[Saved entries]
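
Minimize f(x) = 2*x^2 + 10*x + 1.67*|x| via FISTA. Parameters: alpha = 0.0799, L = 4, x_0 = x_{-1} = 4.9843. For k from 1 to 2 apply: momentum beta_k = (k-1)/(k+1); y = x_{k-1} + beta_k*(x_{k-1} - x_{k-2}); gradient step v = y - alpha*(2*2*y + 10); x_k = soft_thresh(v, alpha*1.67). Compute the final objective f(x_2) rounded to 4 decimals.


FISTA on f(x) = 2*x^2 + 10*x + 1.67*|x|
L = 4, alpha = 0.0799
Iteration 1: beta = 0.0, y = 4.9843 + 0.0*(4.9843 - 4.9843) = 4.9843
  grad(y) = 29.9372, v = y - alpha*grad = 2.5923
  prox(v) = soft_thresh(2.5923, 0.1334) = 2.4589
Iteration 2: beta = 0.3333, y = 2.4589 + 0.3333*(2.4589 - 4.9843) = 1.6171
  grad(y) = 16.4683, v = y - alpha*grad = 0.3013
  prox(v) = soft_thresh(0.3013, 0.1334) = 0.1678
f(x_2) = 2*0.1678^2 + 10*0.1678 + 1.67*|0.1678| = 2.0149


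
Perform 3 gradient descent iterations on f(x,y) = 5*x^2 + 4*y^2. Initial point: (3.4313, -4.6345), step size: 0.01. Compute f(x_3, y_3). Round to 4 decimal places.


Gradient descent on f(x,y) = 5*x^2 + 4*y^2.
Starting point: (3.4313, -4.6345), alpha = 0.01
Step 1: grad_x = 2*5*3.4313 = 34.313, grad_y = 2*4*-4.6345 = -37.076
  x_1 = 3.4313 - 0.01*34.313 = 3.0882
  y_1 = -4.6345 - 0.01*-37.076 = -4.2637
Step 2: grad_x = 2*5*3.0882 = 30.8817, grad_y = 2*4*-4.2637 = -34.1099
  x_2 = 3.0882 - 0.01*30.8817 = 2.7794
  y_2 = -4.2637 - 0.01*-34.1099 = -3.9226
Step 3: grad_x = 2*5*2.7794 = 27.7935, grad_y = 2*4*-3.9226 = -31.3811
  x_3 = 2.7794 - 0.01*27.7935 = 2.5014
  y_3 = -3.9226 - 0.01*-31.3811 = -3.6088
f(2.5014, -3.6088) = 5*2.5014^2 + 4*(-3.6088)^2 = 83.3801


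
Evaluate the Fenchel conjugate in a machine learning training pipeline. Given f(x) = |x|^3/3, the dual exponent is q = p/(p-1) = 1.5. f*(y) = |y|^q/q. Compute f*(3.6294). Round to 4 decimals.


The conjugate exponent q satisfies 1/p + 1/q = 1.
p = 3, so q = 3/(3 - 1) = 1.5
|y|^q = 3.6294^1.5 = 6.9144
f*(3.6294) = 6.9144 / 1.5 = 4.6096


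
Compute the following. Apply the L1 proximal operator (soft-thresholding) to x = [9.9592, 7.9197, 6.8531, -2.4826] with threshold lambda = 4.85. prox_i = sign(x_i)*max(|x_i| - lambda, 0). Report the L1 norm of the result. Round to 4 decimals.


Soft-thresholding with lambda = 4.85:
prox(9.9592) = sign(9.9592)*max(|9.9592| - 4.85, 0) = 5.1092
prox(7.9197) = sign(7.9197)*max(|7.9197| - 4.85, 0) = 3.0697
prox(6.8531) = sign(6.8531)*max(|6.8531| - 4.85, 0) = 2.0031
prox(-2.4826) = sign(-2.4826)*max(|-2.4826| - 4.85, 0) = 0.0
prox(x) = [5.1092, 3.0697, 2.0031, 0.0]
||prox(x)||_1 = 5.1092 + 3.0697 + 2.0031 + 0.0 = 10.182


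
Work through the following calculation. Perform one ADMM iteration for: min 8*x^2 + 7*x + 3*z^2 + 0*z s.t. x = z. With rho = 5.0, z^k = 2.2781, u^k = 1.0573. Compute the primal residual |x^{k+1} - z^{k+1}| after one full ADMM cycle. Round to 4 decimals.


ADMM iteration with rho = 5.0, z^k = 2.2781, u^k = 1.0573
Step 1: x-update.
Minimize 8*x^2 + 7*x + (5.0/2)*(x - 2.2781 + 1.0573)^2
FOC: (2*8 + 5.0)*x = -7 + 5.0*(2.2781 - 1.0573)
x^{k+1} = -0.0427
Step 2: z-update.
Minimize 3*z^2 + 0*z + (5.0/2)*(-0.0427 - z + 1.0573)^2
FOC: (2*3 + 5.0)*z = 0 + 5.0*(-0.0427 + 1.0573)
z^{k+1} = 0.4612
Step 3: u-update.
u^{k+1} = 1.0573 - 0.0427 - 0.4612 = 0.5534
Step 4: Primal residual = |-0.0427 - 0.4612| = 0.5039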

Required action - Could you restate all of the lines above without altering a single word?

Response to the task -
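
Minimize f(x) = 2*x^2 + 10*x + 1.67*|x| via FISTA. Parameters: alpha = 0.0799, L = 4, x_0 = x_{-1} = 4.9843. For k from 1 to 2 apply: momentum beta_k = (k-1)/(k+1); y = x_{k-1} + beta_k*(x_{k-1} - x_{k-2}); gradient step v = y - alpha*(2*2*y + 10); x_k = soft_thresh(v, alpha*1.67). Compute the final objective f(x_2) rounded to 4 decimals.


FISTA on f(x) = 2*x^2 + 10*x + 1.67*|x|
L = 4, alpha = 0.0799
Iteration 1: beta = 0.0, y = 4.9843 + 0.0*(4.9843 - 4.9843) = 4.9843
  grad(y) = 29.9372, v = y - alpha*grad = 2.5923
  prox(v) = soft_thresh(2.5923, 0.1334) = 2.4589
Iteration 2: beta = 0.3333, y = 2.4589 + 0.3333*(2.4589 - 4.9843) = 1.6171
  grad(y) = 16.4683, v = y - alpha*grad = 0.3013
  prox(v) = soft_thresh(0.3013, 0.1334) = 0.1678
f(x_2) = 2*0.1678^2 + 10*0.1678 + 1.67*|0.1678| = 2.0149


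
Perform 3 gradient descent iterations on f(x,y) = 5*x^2 + 4*y^2. Initial point: (3.4313, -4.6345), step size: 0.01. Compute f(x_3, y_3). Round to 4 decimal places.


Gradient descent on f(x,y) = 5*x^2 + 4*y^2.
Starting point: (3.4313, -4.6345), alpha = 0.01
Step 1: grad_x = 2*5*3.4313 = 34.313, grad_y = 2*4*-4.6345 = -37.076
  x_1 = 3.4313 - 0.01*34.313 = 3.0882
  y_1 = -4.6345 - 0.01*-37.076 = -4.2637
Step 2: grad_x = 2*5*3.0882 = 30.8817, grad_y = 2*4*-4.2637 = -34.1099
  x_2 = 3.0882 - 0.01*30.8817 = 2.7794
  y_2 = -4.2637 - 0.01*-34.1099 = -3.9226
Step 3: grad_x = 2*5*2.7794 = 27.7935, grad_y = 2*4*-3.9226 = -31.3811
  x_3 = 2.7794 - 0.01*27.7935 = 2.5014
  y_3 = -3.9226 - 0.01*-31.3811 = -3.6088
f(2.5014, -3.6088) = 5*2.5014^2 + 4*(-3.6088)^2 = 83.3801


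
Evaluate the Fenchel conjugate in a machine learning training pipeline. Given f(x) = |x|^3/3, the dual exponent is q = p/(p-1) = 1.5. f*(y) = |y|^q/q. Compute f*(3.6294). Round to 4 decimals.


The conjugate exponent q satisfies 1/p + 1/q = 1.
p = 3, so q = 3/(3 - 1) = 1.5
|y|^q = 3.6294^1.5 = 6.9144
f*(3.6294) = 6.9144 / 1.5 = 4.6096


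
Compute the following. Apply the L1 proximal operator (soft-thresholding) to x = [9.9592, 7.9197, 6.8531, -2.4826] with threshold lambda = 4.85. prox_i = sign(x_i)*max(|x_i| - lambda, 0). Report the L1 norm of the result. Round to 4 decimals.


Soft-thresholding with lambda = 4.85:
prox(9.9592) = sign(9.9592)*max(|9.9592| - 4.85, 0) = 5.1092
prox(7.9197) = sign(7.9197)*max(|7.9197| - 4.85, 0) = 3.0697
prox(6.8531) = sign(6.8531)*max(|6.8531| - 4.85, 0) = 2.0031
prox(-2.4826) = sign(-2.4826)*max(|-2.4826| - 4.85, 0) = 0.0
prox(x) = [5.1092, 3.0697, 2.0031, 0.0]
||prox(x)||_1 = 5.1092 + 3.0697 + 2.0031 + 0.0 = 10.182


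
Work through the following calculation. Perform one ADMM iteration for: min 8*x^2 + 7*x + 3*z^2 + 0*z s.t. x = z. With rho = 5.0, z^k = 2.2781, u^k = 1.0573. Compute the primal residual |x^{k+1} - z^{k+1}| after one full ADMM cycle. Round to 4 decimals.


ADMM iteration with rho = 5.0, z^k = 2.2781, u^k = 1.0573
Step 1: x-update.
Minimize 8*x^2 + 7*x + (5.0/2)*(x - 2.2781 + 1.0573)^2
FOC: (2*8 + 5.0)*x = -7 + 5.0*(2.2781 - 1.0573)
x^{k+1} = -0.0427
Step 2: z-update.
Minimize 3*z^2 + 0*z + (5.0/2)*(-0.0427 - z + 1.0573)^2
FOC: (2*3 + 5.0)*z = 0 + 5.0*(-0.0427 + 1.0573)
z^{k+1} = 0.4612
Step 3: u-update.
u^{k+1} = 1.0573 - 0.0427 - 0.4612 = 0.5534
Step 4: Primal residual = |-0.0427 - 0.4612| = 0.5039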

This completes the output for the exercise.